WHAT THIS TASK INVOLVES:
State the number of lines in these records holding "small". Say nothing more.
────────────────
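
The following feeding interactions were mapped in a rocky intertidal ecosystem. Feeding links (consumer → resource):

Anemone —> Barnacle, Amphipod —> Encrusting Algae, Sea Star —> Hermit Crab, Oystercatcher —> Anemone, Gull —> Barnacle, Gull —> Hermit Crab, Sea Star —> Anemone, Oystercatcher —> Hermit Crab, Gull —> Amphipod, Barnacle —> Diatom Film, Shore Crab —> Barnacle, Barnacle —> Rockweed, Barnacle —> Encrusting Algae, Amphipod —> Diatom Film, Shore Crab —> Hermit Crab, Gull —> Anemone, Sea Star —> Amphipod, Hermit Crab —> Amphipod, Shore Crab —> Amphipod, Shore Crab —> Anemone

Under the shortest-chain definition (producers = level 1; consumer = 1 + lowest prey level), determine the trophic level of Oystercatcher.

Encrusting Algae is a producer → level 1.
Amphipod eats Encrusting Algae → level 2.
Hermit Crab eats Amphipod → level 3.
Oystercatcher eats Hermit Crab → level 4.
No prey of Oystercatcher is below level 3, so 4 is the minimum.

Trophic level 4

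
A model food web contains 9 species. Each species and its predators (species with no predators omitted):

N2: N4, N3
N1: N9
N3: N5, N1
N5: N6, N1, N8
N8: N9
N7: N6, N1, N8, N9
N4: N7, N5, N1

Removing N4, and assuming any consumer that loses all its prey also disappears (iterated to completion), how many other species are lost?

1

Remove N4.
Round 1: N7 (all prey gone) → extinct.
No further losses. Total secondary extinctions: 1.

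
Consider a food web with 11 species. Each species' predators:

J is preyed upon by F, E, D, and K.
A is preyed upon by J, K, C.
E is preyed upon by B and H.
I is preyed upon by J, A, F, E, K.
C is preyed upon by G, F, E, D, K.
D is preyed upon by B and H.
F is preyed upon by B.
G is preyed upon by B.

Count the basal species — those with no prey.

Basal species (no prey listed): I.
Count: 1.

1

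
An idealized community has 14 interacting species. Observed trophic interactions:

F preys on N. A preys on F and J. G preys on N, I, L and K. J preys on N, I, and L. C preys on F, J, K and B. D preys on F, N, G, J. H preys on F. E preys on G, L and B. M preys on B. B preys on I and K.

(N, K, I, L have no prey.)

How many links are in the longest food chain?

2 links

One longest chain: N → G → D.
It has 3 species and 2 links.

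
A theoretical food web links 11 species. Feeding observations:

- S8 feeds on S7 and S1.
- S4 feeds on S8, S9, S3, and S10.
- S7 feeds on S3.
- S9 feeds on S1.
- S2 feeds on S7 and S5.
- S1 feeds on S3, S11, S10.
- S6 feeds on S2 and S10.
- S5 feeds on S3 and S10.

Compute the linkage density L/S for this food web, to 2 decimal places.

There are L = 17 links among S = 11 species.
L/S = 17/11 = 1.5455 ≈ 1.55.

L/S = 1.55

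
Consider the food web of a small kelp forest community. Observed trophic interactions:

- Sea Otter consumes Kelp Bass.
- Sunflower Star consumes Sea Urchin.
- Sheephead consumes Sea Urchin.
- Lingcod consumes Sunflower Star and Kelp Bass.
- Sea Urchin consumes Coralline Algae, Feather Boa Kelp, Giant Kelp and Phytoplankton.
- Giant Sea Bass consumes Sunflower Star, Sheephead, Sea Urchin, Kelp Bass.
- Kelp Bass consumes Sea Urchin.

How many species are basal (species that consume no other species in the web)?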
────────────────
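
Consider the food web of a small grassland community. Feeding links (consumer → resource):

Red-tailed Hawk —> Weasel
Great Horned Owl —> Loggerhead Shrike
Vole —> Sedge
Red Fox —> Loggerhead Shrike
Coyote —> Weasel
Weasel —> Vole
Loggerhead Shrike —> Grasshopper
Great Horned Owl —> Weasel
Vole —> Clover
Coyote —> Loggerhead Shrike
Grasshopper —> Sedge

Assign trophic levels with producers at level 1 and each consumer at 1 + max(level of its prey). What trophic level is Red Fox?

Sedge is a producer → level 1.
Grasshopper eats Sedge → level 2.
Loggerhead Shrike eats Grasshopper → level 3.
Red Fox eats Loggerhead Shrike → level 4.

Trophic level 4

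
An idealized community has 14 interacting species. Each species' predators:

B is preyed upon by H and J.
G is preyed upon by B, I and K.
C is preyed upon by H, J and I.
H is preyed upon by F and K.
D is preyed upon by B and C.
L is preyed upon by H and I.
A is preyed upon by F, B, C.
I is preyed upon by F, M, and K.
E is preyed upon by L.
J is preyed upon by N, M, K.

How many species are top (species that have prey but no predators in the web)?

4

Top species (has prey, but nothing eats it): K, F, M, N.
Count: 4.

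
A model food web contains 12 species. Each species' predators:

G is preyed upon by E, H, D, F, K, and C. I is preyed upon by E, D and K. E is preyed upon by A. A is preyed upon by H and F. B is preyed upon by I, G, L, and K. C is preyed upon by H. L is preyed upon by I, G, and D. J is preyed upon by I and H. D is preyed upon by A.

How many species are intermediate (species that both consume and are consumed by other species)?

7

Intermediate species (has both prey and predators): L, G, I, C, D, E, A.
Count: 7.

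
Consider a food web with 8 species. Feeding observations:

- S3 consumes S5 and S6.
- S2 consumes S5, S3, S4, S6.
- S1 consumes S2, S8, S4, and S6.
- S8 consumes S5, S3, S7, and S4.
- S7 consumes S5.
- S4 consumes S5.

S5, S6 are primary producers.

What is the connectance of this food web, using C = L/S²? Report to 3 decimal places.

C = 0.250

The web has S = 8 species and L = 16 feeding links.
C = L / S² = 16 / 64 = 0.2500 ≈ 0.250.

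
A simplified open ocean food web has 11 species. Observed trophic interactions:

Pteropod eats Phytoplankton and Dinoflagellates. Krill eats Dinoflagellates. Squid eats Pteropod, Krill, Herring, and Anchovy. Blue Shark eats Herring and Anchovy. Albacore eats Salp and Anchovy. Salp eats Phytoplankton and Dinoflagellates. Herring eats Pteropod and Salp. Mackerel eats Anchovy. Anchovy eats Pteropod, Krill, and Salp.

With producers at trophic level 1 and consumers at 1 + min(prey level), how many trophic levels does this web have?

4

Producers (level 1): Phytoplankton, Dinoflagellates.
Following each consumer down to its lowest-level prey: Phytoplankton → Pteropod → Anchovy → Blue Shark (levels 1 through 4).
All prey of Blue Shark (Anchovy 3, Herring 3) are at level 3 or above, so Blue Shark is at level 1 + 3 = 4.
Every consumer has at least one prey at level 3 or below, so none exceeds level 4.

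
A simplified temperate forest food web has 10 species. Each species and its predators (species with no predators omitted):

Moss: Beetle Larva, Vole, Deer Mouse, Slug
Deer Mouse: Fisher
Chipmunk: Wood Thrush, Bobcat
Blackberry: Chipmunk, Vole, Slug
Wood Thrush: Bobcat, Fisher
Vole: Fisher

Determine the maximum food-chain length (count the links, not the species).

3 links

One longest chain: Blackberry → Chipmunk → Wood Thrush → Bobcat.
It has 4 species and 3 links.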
────────────────
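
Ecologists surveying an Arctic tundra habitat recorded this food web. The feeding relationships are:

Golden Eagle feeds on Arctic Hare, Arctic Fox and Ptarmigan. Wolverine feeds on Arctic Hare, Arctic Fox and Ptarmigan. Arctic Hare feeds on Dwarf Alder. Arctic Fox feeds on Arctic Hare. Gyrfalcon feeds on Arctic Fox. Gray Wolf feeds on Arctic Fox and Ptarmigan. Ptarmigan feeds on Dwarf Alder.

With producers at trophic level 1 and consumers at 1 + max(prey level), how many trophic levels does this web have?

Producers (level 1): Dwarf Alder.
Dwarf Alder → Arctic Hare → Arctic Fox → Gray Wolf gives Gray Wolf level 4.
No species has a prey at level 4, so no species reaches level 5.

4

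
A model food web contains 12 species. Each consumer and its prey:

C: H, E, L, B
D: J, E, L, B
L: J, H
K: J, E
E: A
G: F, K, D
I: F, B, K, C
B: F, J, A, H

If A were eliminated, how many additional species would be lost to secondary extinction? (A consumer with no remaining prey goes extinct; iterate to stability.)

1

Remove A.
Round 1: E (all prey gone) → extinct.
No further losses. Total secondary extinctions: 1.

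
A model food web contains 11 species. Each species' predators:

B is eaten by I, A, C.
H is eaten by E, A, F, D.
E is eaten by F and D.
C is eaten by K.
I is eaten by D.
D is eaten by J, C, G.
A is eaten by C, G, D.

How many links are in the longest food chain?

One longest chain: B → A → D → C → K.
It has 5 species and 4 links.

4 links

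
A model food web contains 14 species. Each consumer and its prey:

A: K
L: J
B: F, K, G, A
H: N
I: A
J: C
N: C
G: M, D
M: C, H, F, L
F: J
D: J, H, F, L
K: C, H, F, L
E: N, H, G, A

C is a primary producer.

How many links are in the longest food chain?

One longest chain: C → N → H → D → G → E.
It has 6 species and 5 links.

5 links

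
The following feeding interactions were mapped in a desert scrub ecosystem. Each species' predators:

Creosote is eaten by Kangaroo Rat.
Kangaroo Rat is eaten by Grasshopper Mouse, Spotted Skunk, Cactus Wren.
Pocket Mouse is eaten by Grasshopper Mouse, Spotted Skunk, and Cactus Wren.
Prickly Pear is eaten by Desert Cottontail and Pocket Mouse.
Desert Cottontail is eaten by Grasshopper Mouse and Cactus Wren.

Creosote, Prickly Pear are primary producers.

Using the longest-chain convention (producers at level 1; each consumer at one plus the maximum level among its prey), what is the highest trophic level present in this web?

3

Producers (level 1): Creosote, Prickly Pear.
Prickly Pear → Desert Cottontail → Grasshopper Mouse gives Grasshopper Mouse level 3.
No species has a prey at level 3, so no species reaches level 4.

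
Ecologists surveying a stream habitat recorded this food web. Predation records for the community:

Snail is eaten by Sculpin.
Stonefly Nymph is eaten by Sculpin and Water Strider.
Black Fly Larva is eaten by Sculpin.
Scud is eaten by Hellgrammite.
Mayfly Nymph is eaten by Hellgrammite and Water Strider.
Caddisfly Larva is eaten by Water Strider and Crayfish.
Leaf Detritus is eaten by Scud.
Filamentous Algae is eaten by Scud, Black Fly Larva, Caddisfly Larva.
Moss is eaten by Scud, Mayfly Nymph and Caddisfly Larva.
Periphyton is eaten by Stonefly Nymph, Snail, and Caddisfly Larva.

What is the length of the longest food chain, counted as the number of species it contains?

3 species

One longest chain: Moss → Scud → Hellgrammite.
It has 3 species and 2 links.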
────────────────
ANSWER AREA:
2